*PROBLEM TO WORK ON:*
Exact copies of the lines from the line containing "T2: scale by (1/2, -3)" through the last line of the entries below are the whole answer.
^^^^^^^^
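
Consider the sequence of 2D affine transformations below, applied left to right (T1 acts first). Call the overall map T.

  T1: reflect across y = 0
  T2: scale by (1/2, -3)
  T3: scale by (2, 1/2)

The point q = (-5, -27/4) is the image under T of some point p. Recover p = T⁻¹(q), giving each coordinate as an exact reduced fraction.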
^^^^^^^^
*YOUR RESPONSE:*
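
  T2: scale by (1/2, -3)
  T3: scale by (2, 1/2)

The point q = (-5, -27/4) is the image under T of some point p. Recover p = T⁻¹(q), giving each coordinate as an exact reduced fraction.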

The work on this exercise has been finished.